Stored data entries
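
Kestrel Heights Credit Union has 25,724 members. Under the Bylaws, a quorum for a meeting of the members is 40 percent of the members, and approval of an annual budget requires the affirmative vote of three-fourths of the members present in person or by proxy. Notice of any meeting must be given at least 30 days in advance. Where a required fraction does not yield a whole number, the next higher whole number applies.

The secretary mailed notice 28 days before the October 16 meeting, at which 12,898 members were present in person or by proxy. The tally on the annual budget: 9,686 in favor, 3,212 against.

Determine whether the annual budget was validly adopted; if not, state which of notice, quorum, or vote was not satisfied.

Notice: 28 days given; 30 required. Not satisfied.
Quorum: 40% of 25,724 = 10,289.60, rounded up to 10,290; 12,898 present. Satisfied.
Vote: requires three-fourths of those present (12,898); 3/4 of 12898 = 9673.50, rounded up to 9674, so 9,674 needed; 9,686 in favor. Satisfied.

Invalid — notice requirement not satisfied.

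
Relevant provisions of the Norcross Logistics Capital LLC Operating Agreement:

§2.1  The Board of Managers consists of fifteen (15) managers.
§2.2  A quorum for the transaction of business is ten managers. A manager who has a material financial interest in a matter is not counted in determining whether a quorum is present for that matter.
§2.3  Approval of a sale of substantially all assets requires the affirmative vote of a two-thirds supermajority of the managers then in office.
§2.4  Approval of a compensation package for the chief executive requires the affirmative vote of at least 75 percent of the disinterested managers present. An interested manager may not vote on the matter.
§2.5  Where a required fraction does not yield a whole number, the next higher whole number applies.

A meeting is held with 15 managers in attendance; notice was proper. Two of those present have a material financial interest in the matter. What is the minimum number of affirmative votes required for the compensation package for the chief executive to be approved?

The compensation package for the chief executive requires three-fourths of the disinterested managers present (15 − 2 = 13).
3/4 of 13 = 9.75, rounded up to 10.

10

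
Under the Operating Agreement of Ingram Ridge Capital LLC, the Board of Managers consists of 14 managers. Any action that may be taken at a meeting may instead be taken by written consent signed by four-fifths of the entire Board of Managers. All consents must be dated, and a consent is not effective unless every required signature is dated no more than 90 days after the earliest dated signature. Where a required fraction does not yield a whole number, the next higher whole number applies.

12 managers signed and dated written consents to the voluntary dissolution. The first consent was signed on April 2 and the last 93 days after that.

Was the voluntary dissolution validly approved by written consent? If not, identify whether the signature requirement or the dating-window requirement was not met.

Signatures required: four-fifths of 14 — 4/5 of 14 = 11.20, rounded up to 12, so 12 needed; 12 signed. Sufficient.
Dating window: the latest signature is 93 days after the earliest; the limit is 90 days. Outside the window.

Not effective — dating-window requirement not satisfied.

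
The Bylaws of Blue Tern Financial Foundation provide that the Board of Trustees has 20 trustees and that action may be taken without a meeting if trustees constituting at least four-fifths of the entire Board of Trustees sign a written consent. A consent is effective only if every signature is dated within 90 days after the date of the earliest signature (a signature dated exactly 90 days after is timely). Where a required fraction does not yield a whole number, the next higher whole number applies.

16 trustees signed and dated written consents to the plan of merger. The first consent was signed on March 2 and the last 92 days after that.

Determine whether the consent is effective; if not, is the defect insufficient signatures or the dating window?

Not effective — dating-window requirement not satisfied.

Signatures required: at least four-fifths of 20 — 4/5 of 20 = 16, so 16 needed; 16 signed. Sufficient.
Dating window: the latest signature is 92 days after the earliest; the limit is 90 days. Outside the window.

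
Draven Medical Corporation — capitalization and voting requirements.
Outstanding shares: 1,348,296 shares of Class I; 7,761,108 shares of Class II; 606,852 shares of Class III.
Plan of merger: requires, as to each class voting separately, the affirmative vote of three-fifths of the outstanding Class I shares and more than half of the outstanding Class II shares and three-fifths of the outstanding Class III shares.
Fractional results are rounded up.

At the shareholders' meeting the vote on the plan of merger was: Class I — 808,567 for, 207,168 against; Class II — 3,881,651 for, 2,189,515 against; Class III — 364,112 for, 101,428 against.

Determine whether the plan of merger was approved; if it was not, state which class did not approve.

Class I: 3/5 of 1348296 = 808977.60, rounded up to 808978; 808,978 required, 808,567 in favor — not approved.
Class II: a majority of 7761108 is 3880555; 3,880,555 required, 3,881,651 in favor — approved.
Class III: 3/5 of 606852 = 364111.20, rounded up to 364112; 364,112 required, 364,112 in favor — approved.

Not approved — the Class I shares did not give the required vote.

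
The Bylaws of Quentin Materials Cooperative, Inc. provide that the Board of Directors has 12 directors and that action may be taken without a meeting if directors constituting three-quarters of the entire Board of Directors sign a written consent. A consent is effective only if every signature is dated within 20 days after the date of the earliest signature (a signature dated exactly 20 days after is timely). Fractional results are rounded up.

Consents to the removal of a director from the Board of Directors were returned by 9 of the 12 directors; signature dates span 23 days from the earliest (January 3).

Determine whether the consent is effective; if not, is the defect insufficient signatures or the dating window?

Not effective — dating-window requirement not satisfied.

Signatures required: three-quarters of 12 — 3/4 of 12 = 9, so 9 needed; 9 signed. Sufficient.
Dating window: the latest signature is 23 days after the earliest; the limit is 20 days. Outside the window.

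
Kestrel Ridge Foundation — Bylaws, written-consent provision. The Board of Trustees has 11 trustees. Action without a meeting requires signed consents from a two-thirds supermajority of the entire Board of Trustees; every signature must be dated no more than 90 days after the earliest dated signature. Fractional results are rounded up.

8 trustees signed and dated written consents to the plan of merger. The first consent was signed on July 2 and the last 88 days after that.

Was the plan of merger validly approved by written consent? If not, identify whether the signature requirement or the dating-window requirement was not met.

Signatures required: a two-thirds supermajority of 11 — 2/3 of 11 = 7.33, rounded up to 8, so 8 needed; 8 signed. Sufficient.
Dating window: the latest signature is 88 days after the earliest; the limit is 90 days. Within the window.

Effective — both the signature and dating-window requirements are satisfied.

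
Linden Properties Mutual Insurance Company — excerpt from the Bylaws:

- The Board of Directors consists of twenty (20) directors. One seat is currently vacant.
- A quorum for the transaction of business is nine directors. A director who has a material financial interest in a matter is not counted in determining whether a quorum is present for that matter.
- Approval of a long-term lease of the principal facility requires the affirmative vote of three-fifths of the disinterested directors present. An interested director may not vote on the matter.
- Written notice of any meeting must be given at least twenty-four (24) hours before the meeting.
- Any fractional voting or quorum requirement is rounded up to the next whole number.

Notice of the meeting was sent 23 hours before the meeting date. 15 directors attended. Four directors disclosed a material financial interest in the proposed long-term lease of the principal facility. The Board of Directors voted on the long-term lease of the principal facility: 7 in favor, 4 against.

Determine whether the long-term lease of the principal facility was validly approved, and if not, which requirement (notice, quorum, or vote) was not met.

Invalid — notice requirement not satisfied.

Notice: 23 hours given; 24 required (23 < 24). Not satisfied.
Quorum: 15 present, but the 4 interested directors do not count, leaving 11. Quorum is 9. Satisfied.
Vote: the long-term lease of the principal facility requires three-fifths of the disinterested directors present (15 − 4 = 11). 3/5 of 11 = 6.60, rounded up to 7, so 7 affirmative votes are needed; 7 voted in favor. Satisfied.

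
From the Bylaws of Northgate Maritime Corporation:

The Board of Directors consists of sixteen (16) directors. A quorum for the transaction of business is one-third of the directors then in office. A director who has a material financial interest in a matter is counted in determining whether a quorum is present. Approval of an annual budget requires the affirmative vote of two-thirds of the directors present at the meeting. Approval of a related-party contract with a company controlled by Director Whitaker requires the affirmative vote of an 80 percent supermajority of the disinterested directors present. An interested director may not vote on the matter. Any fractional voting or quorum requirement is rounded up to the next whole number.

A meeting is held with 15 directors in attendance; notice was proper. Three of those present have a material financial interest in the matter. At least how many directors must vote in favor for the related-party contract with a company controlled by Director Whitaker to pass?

The related-party contract with a company controlled by Director Whitaker requires four-fifths of the disinterested directors present (15 − 3 = 12).
4/5 of 12 = 9.60, rounded up to 10.

10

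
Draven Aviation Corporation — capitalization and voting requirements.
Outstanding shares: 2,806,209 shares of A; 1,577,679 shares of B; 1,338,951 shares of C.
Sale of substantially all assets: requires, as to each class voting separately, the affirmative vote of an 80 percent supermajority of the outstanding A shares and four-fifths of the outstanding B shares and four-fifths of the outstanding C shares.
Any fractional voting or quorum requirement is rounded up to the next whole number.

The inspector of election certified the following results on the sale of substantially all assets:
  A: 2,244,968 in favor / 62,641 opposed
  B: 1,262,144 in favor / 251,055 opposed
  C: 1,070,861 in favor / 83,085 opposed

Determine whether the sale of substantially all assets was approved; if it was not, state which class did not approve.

A: 4/5 of 2806209 = 2244967.20, rounded up to 2244968; 2,244,968 required, 2,244,968 in favor — approved.
B: 4/5 of 1577679 = 1262143.20, rounded up to 1262144; 1,262,144 required, 1,262,144 in favor — approved.
C: 4/5 of 1338951 = 1071160.80, rounded up to 1071161; 1,071,161 required, 1,070,861 in favor — not approved.

Not approved — the C shares did not give the required vote.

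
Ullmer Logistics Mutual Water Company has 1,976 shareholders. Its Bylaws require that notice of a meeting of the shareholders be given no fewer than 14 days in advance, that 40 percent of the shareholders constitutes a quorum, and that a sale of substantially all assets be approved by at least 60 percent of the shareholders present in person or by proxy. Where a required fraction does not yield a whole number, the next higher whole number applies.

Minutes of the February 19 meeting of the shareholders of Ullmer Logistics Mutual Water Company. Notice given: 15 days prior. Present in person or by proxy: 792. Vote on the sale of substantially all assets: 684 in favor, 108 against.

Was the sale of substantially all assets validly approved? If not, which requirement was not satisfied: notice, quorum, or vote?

Notice: 15 days given; 14 required. Satisfied.
Quorum: 40% of 1,976 = 790.40, rounded up to 791; 792 present. Satisfied.
Vote: requires three-fifths of those present (792); 3/5 of 792 = 475.20, rounded up to 476, so 476 needed; 684 in favor. Satisfied.

Valid — all requirements satisfied.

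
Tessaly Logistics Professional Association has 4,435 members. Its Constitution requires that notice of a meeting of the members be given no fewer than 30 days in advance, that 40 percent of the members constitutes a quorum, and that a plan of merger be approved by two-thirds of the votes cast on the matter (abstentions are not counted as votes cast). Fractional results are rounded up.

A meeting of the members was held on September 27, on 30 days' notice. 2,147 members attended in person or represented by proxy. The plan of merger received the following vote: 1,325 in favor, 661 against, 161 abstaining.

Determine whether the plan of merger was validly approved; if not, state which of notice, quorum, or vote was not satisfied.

Notice: 30 days given; 30 required. Satisfied.
Quorum: 40% of 4,435 = 1,774; 2,147 present. Satisfied.
Vote: requires two-thirds of the votes cast (2,147 − 161 abstaining = 1,986); 2/3 of 1986 = 1324, so 1,324 needed; 1,325 in favor. Satisfied.

Valid — all requirements satisfied.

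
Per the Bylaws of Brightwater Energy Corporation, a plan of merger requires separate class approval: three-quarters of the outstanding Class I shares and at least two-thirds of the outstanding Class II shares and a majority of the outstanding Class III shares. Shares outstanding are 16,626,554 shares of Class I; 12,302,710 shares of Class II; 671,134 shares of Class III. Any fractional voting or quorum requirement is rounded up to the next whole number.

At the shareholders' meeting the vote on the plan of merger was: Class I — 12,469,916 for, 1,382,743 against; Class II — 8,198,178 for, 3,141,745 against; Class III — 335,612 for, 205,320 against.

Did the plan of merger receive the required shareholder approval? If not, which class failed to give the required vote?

Class I: 3/4 of 16626554 = 12469915.50, rounded up to 12469916; 12,469,916 required, 12,469,916 in favor — approved.
Class II: 2/3 of 12302710 = 8201806.67, rounded up to 8201807; 8,201,807 required, 8,198,178 in favor — not approved.
Class III: a majority of 671134 is 335568; 335,568 required, 335,612 in favor — approved.

Not approved — the Class II shares did not give the required vote.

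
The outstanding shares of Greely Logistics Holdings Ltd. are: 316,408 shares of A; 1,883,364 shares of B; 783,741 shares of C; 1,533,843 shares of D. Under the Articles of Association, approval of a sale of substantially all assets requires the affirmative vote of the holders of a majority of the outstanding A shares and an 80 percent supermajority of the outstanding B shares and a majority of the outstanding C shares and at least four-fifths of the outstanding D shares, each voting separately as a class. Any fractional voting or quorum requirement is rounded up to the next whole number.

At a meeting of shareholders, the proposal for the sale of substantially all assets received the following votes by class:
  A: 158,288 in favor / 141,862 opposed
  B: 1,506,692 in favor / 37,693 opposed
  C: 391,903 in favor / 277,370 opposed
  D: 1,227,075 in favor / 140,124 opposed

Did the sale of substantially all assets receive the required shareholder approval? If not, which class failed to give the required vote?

A: a majority of 316408 is 158205; 158,205 required, 158,288 in favor — approved.
B: 4/5 of 1883364 = 1506691.20, rounded up to 1506692; 1,506,692 required, 1,506,692 in favor — approved.
C: a majority of 783741 is 391871; 391,871 required, 391,903 in favor — approved.
D: 4/5 of 1533843 = 1227074.40, rounded up to 1227075; 1,227,075 required, 1,227,075 in favor — approved.

Approved — every class gave the required vote.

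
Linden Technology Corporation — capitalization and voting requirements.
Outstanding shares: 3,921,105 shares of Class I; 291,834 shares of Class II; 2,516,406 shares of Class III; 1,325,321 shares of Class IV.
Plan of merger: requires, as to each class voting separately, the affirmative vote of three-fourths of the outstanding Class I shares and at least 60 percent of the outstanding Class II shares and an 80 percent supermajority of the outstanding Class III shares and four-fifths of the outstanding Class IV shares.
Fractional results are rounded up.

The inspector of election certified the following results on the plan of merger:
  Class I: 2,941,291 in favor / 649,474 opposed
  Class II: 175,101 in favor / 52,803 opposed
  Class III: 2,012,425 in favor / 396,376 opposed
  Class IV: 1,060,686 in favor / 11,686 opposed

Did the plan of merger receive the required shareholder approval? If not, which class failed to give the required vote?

Not approved — the Class III shares did not give the required vote.

Class I: 3/4 of 3921105 = 2940828.75, rounded up to 2940829; 2,940,829 required, 2,941,291 in favor — approved.
Class II: 3/5 of 291834 = 175100.40, rounded up to 175101; 175,101 required, 175,101 in favor — approved.
Class III: 4/5 of 2516406 = 2013124.80, rounded up to 2013125; 2,013,125 required, 2,012,425 in favor — not approved.
Class IV: 4/5 of 1325321 = 1060256.80, rounded up to 1060257; 1,060,257 required, 1,060,686 in favor — approved.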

_WHAT YOU HAVE TO DO_: From the records, copy every line that has the string "capitalization" in it.

_EXERCISE RESPONSE_:
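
Draven Medical Corporation — capitalization and voting requirements.
Draven Aviation Corporation — capitalization and voting requirements.
Linden Technology Corporation — capitalization and voting requirements.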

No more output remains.